- **Task prompt**
With no addition or omission, return the entries below.
::: Material for this task :::
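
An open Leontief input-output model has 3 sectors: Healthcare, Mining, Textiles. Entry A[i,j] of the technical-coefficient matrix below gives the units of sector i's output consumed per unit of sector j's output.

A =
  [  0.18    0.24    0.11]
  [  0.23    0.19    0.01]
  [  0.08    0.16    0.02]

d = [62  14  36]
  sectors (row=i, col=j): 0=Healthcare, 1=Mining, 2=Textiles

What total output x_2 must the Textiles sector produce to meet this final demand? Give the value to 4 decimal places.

Form M = I − A:
  [  0.82   -0.24   -0.11]
  [ -0.23    0.81   -0.01]
  [ -0.08   -0.16    0.98]
Leontief inverse L = M⁻¹:
  [  1.3562    0.4328    0.1566]
  [  0.3872    1.3606    0.0573]
  [  0.1739    0.2575    1.0426]
Total output x = L · d:
  x_0 = 1.3562·62 + 0.4328·14 + 0.1566·36 = 95.7811
  x_1 = 0.3872·62 + 1.3606·14 + 0.0573·36 = 45.1221
  x_2 = 0.1739·62 + 0.2575·14 + 1.0426·36 = 51.9204

51.9204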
:::
- **Reply**
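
An open Leontief input-output model has 3 sectors: Healthcare, Mining, Textiles. Entry A[i,j] of the technical-coefficient matrix below gives the units of sector i's output consumed per unit of sector j's output.

A =
  [  0.18    0.24    0.11]
  [  0.23    0.19    0.01]
  [  0.08    0.16    0.02]

d = [62  14  36]
  sectors (row=i, col=j): 0=Healthcare, 1=Mining, 2=Textiles

What total output x_2 must the Textiles sector produce to meet this final demand? Give the value to 4 decimal places.

Form M = I − A:
  [  0.82   -0.24   -0.11]
  [ -0.23    0.81   -0.01]
  [ -0.08   -0.16    0.98]
Leontief inverse L = M⁻¹:
  [  1.3562    0.4328    0.1566]
  [  0.3872    1.3606    0.0573]
  [  0.1739    0.2575    1.0426]
Total output x = L · d:
  x_0 = 1.3562·62 + 0.4328·14 + 0.1566·36 = 95.7811
  x_1 = 0.3872·62 + 1.3606·14 + 0.0573·36 = 45.1221
  x_2 = 0.1739·62 + 0.2575·14 + 1.0426·36 = 51.9204

51.9204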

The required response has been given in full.